**TASK INSTRUCTIONS**
Print every entry again, precisely as written.

**DATA SECTION**
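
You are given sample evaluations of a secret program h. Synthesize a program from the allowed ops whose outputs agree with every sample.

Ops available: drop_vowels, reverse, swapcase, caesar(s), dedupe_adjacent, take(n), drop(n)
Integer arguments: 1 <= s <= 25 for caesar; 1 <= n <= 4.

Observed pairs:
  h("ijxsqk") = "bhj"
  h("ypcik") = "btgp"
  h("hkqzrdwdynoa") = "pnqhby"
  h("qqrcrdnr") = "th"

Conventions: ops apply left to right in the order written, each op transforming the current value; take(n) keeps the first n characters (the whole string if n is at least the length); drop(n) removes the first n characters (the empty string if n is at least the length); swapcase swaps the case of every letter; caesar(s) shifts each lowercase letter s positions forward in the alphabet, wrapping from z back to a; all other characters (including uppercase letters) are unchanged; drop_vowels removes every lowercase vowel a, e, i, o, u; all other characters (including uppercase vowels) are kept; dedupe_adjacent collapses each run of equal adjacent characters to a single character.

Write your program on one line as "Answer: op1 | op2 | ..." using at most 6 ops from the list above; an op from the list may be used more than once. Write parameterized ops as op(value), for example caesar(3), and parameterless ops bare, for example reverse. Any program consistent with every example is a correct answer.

dedupe_adjacent | drop_vowels | reverse | caesar(17) | drop_vowels

Check, running the answer program on each example:
  "ijxsqk" -> "ijxsqk" -> "jxsqk" -> "kqsxj" -> "bhjoa" -> "bhj"
  "ypcik" -> "ypcik" -> "ypck" -> "kcpy" -> "btgp" -> "btgp"
  "hkqzrdwdynoa" -> "hkqzrdwdynoa" -> "hkqzrdwdyn" -> "nydwdrzqkh" -> "epunuiqhby" -> "pnqhby"
  "qqrcrdnr" -> "qrcrdnr" -> "qrcrdnr" -> "rndrcrq" -> "ieuitih" -> "th"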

**RESULT**
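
You are given sample evaluations of a secret program h. Synthesize a program from the allowed ops whose outputs agree with every sample.

Ops available: drop_vowels, reverse, swapcase, caesar(s), dedupe_adjacent, take(n), drop(n)
Integer arguments: 1 <= s <= 25 for caesar; 1 <= n <= 4.

Observed pairs:
  h("ijxsqk") = "bhj"
  h("ypcik") = "btgp"
  h("hkqzrdwdynoa") = "pnqhby"
  h("qqrcrdnr") = "th"

Conventions: ops apply left to right in the order written, each op transforming the current value; take(n) keeps the first n characters (the whole string if n is at least the length); drop(n) removes the first n characters (the empty string if n is at least the length); swapcase swaps the case of every letter; caesar(s) shifts each lowercase letter s positions forward in the alphabet, wrapping from z back to a; all other characters (including uppercase letters) are unchanged; drop_vowels removes every lowercase vowel a, e, i, o, u; all other characters (including uppercase vowels) are kept; dedupe_adjacent collapses each run of equal adjacent characters to a single character.

Write your program on one line as "Answer: op1 | op2 | ..." using at most 6 ops from the list above; an op from the list may be used more than once. Write parameterized ops as op(value), for example caesar(3), and parameterless ops bare, for example reverse. Any program consistent with every example is a correct answer.

dedupe_adjacent | drop_vowels | reverse | caesar(17) | drop_vowels

Check, running the answer program on each example:
  "ijxsqk" -> "ijxsqk" -> "jxsqk" -> "kqsxj" -> "bhjoa" -> "bhj"
  "ypcik" -> "ypcik" -> "ypck" -> "kcpy" -> "btgp" -> "btgp"
  "hkqzrdwdynoa" -> "hkqzrdwdynoa" -> "hkqzrdwdyn" -> "nydwdrzqkh" -> "epunuiqhby" -> "pnqhby"
  "qqrcrdnr" -> "qrcrdnr" -> "qrcrdnr" -> "rndrcrq" -> "ieuitih" -> "th"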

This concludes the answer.